• DATA:
○ ○ ○

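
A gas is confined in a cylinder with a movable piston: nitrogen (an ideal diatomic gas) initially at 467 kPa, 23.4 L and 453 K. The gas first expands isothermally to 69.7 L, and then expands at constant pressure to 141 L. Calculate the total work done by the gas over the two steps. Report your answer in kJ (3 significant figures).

W_total ≈ 23.1 kJ

Step 1 (isothermal): W = P₁V₁ ln(V₂/V₁) = (10928) ln(69.7/23.4) = 11927 J.
After step 1: P = 156.8 kPa, V = 69.7 L, T = 453 K.
Step 2 (isobaric): W = PΔV = (156.8 kPa)(141 − 69.7 L) = 11179 J.
W_total = 11927 + 11179 = 23106 J.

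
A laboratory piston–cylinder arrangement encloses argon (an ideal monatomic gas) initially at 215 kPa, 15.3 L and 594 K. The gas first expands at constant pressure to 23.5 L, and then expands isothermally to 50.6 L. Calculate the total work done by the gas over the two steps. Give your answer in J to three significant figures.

Step 1 (isobaric): W = PΔV = (215 kPa)(23.5 − 15.3 L) = 1763 J.
After step 1: P = 215 kPa, V = 23.5 L, T = 912.4 K.
Step 2 (isothermal): W = P₁V₁ ln(V₂/V₁) = (5052) ln(50.6/23.5) = 3875 J.
W_total = 1763 + 3875 = 5638 J.

W_total ≈ 5640 J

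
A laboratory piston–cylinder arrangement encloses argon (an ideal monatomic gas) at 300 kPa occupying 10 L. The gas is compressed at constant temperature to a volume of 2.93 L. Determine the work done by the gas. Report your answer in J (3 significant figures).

Isothermal: W = nRT ln(V₂/V₁) = P₁V₁ ln(V₂/V₁).
P₁V₁ = (300 kPa)(10 L) = 3000 J.
W = 3000 × ln(2.93/10) = 3000 × -1.228
W_by_gas = -3683 J.

W ≈ -3680 J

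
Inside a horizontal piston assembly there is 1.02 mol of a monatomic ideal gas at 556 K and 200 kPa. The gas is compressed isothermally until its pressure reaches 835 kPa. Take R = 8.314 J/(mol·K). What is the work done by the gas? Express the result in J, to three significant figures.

Isothermal process: W = nRT ln(V₂/V₁) = nRT ln(P₁/P₂).
W = (1.02)(8.314)(556) × ln(200/835)
  = 4715 × ln(0.2395) = 4715 × -1.429
W_by_gas = -6738 J.

W ≈ -6740 J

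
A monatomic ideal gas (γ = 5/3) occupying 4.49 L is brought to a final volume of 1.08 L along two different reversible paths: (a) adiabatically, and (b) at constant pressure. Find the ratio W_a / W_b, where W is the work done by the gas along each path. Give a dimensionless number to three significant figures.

Path (a) adiabatic: W = P₁V₁(1 − (V₁/V₂)^(γ−1))/(γ−1) → W_a/(P₁V₁) = -2.378.
Path (b) isobaric: W = P₁(V₂ − V₁) → W_b/(P₁V₁) = -0.7595.
W_a / W_b = -2.378 / -0.7595 = 3.132.

W_a / W_b ≈ 3.13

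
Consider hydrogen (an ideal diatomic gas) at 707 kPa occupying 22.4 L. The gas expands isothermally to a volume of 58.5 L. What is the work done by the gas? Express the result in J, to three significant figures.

W ≈ 15200 J

Isothermal: W = nRT ln(V₂/V₁) = P₁V₁ ln(V₂/V₁).
P₁V₁ = (707 kPa)(22.4 L) = 15837 J.
W = 15837 × ln(58.5/22.4) = 15837 × 0.96
W_by_gas = 15203 J.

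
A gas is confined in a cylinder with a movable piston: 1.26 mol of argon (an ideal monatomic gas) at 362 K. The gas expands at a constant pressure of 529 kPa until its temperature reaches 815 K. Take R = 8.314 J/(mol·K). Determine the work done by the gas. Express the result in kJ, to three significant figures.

W ≈ 4.75 kJ

Isobaric: W = P ΔV = nR ΔT.
W = (1.26)(8.314)(815 − 362) = 4745 J.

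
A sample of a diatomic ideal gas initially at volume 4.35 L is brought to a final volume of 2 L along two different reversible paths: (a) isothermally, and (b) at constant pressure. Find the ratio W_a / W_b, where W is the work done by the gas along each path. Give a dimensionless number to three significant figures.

W_a / W_b ≈ 1.44

Path (a) isothermal: W = P₁V₁ ln(V₂/V₁) → W_a/(P₁V₁) = -0.777.
Path (b) isobaric: W = P₁(V₂ − V₁) → W_b/(P₁V₁) = -0.5402.
W_a / W_b = -0.777 / -0.5402 = 1.438.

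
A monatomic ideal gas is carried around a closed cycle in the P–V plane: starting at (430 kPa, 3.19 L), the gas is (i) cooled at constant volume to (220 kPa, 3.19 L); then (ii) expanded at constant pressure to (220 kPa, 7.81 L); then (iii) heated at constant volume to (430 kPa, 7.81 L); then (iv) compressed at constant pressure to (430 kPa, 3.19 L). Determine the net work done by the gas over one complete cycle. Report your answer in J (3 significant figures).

W_net ≈ -970 J

Constant-volume legs do no work.
W(ii) = (220)(7.81 − 3.19) = 1016 J; W(iv) = (430)(3.19 − 7.81) = -1987 J.
W_net = 1016 − 1987 = -970.2 J (the counter-clockwise enclosed area).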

○ ○ ○

• TASK DIRECTIONS:
Write the whole of the material out again, exactly.

• EXERCISE OUTPUT:
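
A gas is confined in a cylinder with a movable piston: nitrogen (an ideal diatomic gas) initially at 467 kPa, 23.4 L and 453 K. The gas first expands isothermally to 69.7 L, and then expands at constant pressure to 141 L. Calculate the total work done by the gas over the two steps. Report your answer in kJ (3 significant figures).

W_total ≈ 23.1 kJ

Step 1 (isothermal): W = P₁V₁ ln(V₂/V₁) = (10928) ln(69.7/23.4) = 11927 J.
After step 1: P = 156.8 kPa, V = 69.7 L, T = 453 K.
Step 2 (isobaric): W = PΔV = (156.8 kPa)(141 − 69.7 L) = 11179 J.
W_total = 11927 + 11179 = 23106 J.

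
A laboratory piston–cylinder arrangement encloses argon (an ideal monatomic gas) initially at 215 kPa, 15.3 L and 594 K. The gas first expands at constant pressure to 23.5 L, and then expands isothermally to 50.6 L. Calculate the total work done by the gas over the two steps. Give your answer in J to three significant figures.

Step 1 (isobaric): W = PΔV = (215 kPa)(23.5 − 15.3 L) = 1763 J.
After step 1: P = 215 kPa, V = 23.5 L, T = 912.4 K.
Step 2 (isothermal): W = P₁V₁ ln(V₂/V₁) = (5052) ln(50.6/23.5) = 3875 J.
W_total = 1763 + 3875 = 5638 J.

W_total ≈ 5640 J

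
A laboratory piston–cylinder arrangement encloses argon (an ideal monatomic gas) at 300 kPa occupying 10 L. The gas is compressed at constant temperature to a volume of 2.93 L. Determine the work done by the gas. Report your answer in J (3 significant figures).

Isothermal: W = nRT ln(V₂/V₁) = P₁V₁ ln(V₂/V₁).
P₁V₁ = (300 kPa)(10 L) = 3000 J.
W = 3000 × ln(2.93/10) = 3000 × -1.228
W_by_gas = -3683 J.

W ≈ -3680 J

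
Inside a horizontal piston assembly there is 1.02 mol of a monatomic ideal gas at 556 K and 200 kPa. The gas is compressed isothermally until its pressure reaches 835 kPa. Take R = 8.314 J/(mol·K). What is the work done by the gas? Express the result in J, to three significant figures.

Isothermal process: W = nRT ln(V₂/V₁) = nRT ln(P₁/P₂).
W = (1.02)(8.314)(556) × ln(200/835)
  = 4715 × ln(0.2395) = 4715 × -1.429
W_by_gas = -6738 J.

W ≈ -6740 J

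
A monatomic ideal gas (γ = 5/3) occupying 4.49 L is brought to a final volume of 1.08 L along two different reversible paths: (a) adiabatically, and (b) at constant pressure. Find the ratio W_a / W_b, where W is the work done by the gas along each path. Give a dimensionless number to three significant figures.

Path (a) adiabatic: W = P₁V₁(1 − (V₁/V₂)^(γ−1))/(γ−1) → W_a/(P₁V₁) = -2.378.
Path (b) isobaric: W = P₁(V₂ − V₁) → W_b/(P₁V₁) = -0.7595.
W_a / W_b = -2.378 / -0.7595 = 3.132.

W_a / W_b ≈ 3.13

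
Consider hydrogen (an ideal diatomic gas) at 707 kPa occupying 22.4 L. The gas expands isothermally to a volume of 58.5 L. What is the work done by the gas? Express the result in J, to three significant figures.

W ≈ 15200 J

Isothermal: W = nRT ln(V₂/V₁) = P₁V₁ ln(V₂/V₁).
P₁V₁ = (707 kPa)(22.4 L) = 15837 J.
W = 15837 × ln(58.5/22.4) = 15837 × 0.96
W_by_gas = 15203 J.

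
A gas is confined in a cylinder with a movable piston: 1.26 mol of argon (an ideal monatomic gas) at 362 K. The gas expands at a constant pressure of 529 kPa until its temperature reaches 815 K. Take R = 8.314 J/(mol·K). Determine the work done by the gas. Express the result in kJ, to three significant figures.

W ≈ 4.75 kJ

Isobaric: W = P ΔV = nR ΔT.
W = (1.26)(8.314)(815 − 362) = 4745 J.

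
A sample of a diatomic ideal gas initially at volume 4.35 L is brought to a final volume of 2 L along two different reversible paths: (a) isothermally, and (b) at constant pressure. Find the ratio W_a / W_b, where W is the work done by the gas along each path. Give a dimensionless number to three significant figures.

W_a / W_b ≈ 1.44

Path (a) isothermal: W = P₁V₁ ln(V₂/V₁) → W_a/(P₁V₁) = -0.777.
Path (b) isobaric: W = P₁(V₂ − V₁) → W_b/(P₁V₁) = -0.5402.
W_a / W_b = -0.777 / -0.5402 = 1.438.

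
A monatomic ideal gas is carried around a closed cycle in the P–V plane: starting at (430 kPa, 3.19 L), the gas is (i) cooled at constant volume to (220 kPa, 3.19 L); then (ii) expanded at constant pressure to (220 kPa, 7.81 L); then (iii) heated at constant volume to (430 kPa, 7.81 L); then (iv) compressed at constant pressure to (430 kPa, 3.19 L). Determine the net work done by the gas over one complete cycle. Report your answer in J (3 significant figures).

W_net ≈ -970 J

Constant-volume legs do no work.
W(ii) = (220)(7.81 − 3.19) = 1016 J; W(iv) = (430)(3.19 − 7.81) = -1987 J.
W_net = 1016 − 1987 = -970.2 J (the counter-clockwise enclosed area).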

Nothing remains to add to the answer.